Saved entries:

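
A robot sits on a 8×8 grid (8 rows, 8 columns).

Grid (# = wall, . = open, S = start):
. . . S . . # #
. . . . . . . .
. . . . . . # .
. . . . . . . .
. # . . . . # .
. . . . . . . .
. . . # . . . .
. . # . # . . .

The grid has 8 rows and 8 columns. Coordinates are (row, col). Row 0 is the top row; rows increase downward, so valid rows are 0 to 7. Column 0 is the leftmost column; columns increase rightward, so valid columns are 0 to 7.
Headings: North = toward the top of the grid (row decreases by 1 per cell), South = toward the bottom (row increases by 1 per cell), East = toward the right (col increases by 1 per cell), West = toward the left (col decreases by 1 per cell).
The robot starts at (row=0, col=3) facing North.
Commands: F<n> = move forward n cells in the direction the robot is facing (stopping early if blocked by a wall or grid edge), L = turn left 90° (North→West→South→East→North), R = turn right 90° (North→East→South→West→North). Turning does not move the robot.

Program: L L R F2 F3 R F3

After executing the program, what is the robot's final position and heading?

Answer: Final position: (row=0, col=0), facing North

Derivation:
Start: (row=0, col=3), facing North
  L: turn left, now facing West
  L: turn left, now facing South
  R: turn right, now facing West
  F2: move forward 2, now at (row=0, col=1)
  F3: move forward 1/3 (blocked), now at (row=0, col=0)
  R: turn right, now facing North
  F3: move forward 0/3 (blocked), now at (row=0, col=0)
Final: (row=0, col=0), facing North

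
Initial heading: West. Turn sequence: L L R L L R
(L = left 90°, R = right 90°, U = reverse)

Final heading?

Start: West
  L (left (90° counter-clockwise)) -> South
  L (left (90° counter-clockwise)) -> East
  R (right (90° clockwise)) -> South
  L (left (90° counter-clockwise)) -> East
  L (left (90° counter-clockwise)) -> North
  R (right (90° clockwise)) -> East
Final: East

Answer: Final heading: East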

▶ [What you need to do]:
Read through the entries and copy each line in which "wall" appears.

▶ [Reply to the task]:
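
Grid (# = wall, . = open, S = start):
Commands: F<n> = move forward n cells in the direction the robot is facing (stopping early if blocked by a wall or grid edge), L = turn left 90° (North→West→South→East→North), R = turn right 90° (North→East→South→West→North). Turning does not move the robot.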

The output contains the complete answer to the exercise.